• _DIRECTIONS_: Starting at the first line of the data below, repeat each line word for word up to and including the line with "Control is defined".

Dataset entries
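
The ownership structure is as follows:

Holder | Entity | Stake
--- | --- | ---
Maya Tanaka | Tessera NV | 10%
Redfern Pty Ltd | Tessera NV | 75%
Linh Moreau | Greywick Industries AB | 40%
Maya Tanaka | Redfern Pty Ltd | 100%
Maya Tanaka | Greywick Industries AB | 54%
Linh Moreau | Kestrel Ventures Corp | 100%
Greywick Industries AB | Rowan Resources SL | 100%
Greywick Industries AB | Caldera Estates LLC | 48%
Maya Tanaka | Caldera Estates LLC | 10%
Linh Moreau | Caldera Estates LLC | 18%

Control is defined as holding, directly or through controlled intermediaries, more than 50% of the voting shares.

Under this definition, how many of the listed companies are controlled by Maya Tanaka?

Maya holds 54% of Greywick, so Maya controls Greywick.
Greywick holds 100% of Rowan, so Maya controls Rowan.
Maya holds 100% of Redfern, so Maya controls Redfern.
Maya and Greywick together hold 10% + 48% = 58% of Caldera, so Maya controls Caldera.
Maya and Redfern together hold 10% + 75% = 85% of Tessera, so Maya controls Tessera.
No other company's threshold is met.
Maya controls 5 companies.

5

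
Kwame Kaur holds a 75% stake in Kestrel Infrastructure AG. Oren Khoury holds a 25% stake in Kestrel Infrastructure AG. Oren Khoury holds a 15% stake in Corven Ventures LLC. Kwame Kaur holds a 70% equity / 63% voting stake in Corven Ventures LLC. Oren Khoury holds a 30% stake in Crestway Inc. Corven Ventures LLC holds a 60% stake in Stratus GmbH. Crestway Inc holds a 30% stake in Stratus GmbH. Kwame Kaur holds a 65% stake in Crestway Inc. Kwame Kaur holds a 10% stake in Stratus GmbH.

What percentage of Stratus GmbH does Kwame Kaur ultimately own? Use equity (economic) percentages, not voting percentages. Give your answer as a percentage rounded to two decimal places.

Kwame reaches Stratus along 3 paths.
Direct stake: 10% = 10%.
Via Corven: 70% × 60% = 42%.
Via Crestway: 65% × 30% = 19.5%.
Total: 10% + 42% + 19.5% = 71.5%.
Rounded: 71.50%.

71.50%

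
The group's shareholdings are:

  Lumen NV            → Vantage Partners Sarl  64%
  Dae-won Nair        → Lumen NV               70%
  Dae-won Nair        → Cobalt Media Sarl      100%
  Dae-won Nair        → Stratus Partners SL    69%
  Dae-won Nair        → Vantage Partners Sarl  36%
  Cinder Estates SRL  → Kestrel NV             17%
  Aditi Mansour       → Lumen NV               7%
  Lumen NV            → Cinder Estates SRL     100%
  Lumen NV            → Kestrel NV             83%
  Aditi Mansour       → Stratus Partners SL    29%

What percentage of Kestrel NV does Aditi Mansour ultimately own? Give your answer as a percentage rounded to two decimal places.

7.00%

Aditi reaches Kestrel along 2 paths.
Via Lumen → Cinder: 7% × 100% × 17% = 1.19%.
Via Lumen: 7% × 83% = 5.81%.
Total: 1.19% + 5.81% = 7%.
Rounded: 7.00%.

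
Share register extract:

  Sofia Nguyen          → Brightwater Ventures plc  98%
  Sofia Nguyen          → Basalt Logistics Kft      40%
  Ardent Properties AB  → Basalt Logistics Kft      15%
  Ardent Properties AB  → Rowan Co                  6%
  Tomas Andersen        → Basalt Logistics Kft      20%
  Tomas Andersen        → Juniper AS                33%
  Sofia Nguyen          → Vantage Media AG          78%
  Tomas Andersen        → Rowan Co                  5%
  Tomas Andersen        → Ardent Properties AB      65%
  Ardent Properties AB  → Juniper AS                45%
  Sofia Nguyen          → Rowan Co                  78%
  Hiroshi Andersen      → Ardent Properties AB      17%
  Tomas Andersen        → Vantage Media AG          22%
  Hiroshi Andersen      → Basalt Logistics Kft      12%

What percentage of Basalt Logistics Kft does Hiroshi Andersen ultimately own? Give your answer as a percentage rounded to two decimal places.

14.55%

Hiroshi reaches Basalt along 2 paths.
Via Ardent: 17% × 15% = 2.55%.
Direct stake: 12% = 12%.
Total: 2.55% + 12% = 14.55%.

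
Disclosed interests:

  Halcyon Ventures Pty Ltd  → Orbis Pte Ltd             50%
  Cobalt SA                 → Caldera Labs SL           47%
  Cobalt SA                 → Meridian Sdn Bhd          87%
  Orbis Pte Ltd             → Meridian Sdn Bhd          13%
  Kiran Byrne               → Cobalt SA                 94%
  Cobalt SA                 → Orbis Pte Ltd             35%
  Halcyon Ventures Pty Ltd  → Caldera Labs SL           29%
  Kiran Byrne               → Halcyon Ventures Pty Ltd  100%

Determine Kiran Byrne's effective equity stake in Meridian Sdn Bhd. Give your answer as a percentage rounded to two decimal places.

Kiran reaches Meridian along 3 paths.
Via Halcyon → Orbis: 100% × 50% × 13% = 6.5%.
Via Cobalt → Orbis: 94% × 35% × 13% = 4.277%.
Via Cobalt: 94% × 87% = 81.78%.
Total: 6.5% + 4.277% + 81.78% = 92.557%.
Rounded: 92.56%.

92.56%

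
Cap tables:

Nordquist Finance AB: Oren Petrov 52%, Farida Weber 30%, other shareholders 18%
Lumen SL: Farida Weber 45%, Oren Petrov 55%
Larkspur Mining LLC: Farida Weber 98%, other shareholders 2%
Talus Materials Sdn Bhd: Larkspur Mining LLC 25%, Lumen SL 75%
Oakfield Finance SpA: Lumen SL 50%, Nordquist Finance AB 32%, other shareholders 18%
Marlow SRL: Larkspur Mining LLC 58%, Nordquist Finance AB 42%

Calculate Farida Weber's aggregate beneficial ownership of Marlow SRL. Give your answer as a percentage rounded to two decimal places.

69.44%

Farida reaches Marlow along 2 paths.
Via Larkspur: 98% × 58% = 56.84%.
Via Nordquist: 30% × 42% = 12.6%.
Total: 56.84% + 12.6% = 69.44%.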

• _REPLY TO THE EXERCISE_:
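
The ownership structure is as follows:

Holder | Entity | Stake
--- | --- | ---
Maya Tanaka | Tessera NV | 10%
Redfern Pty Ltd | Tessera NV | 75%
Linh Moreau | Greywick Industries AB | 40%
Maya Tanaka | Redfern Pty Ltd | 100%
Maya Tanaka | Greywick Industries AB | 54%
Linh Moreau | Kestrel Ventures Corp | 100%
Greywick Industries AB | Rowan Resources SL | 100%
Greywick Industries AB | Caldera Estates LLC | 48%
Maya Tanaka | Caldera Estates LLC | 10%
Linh Moreau | Caldera Estates LLC | 18%

Control is defined as holding, directly or through controlled intermediaries, more than 50% of the voting shares.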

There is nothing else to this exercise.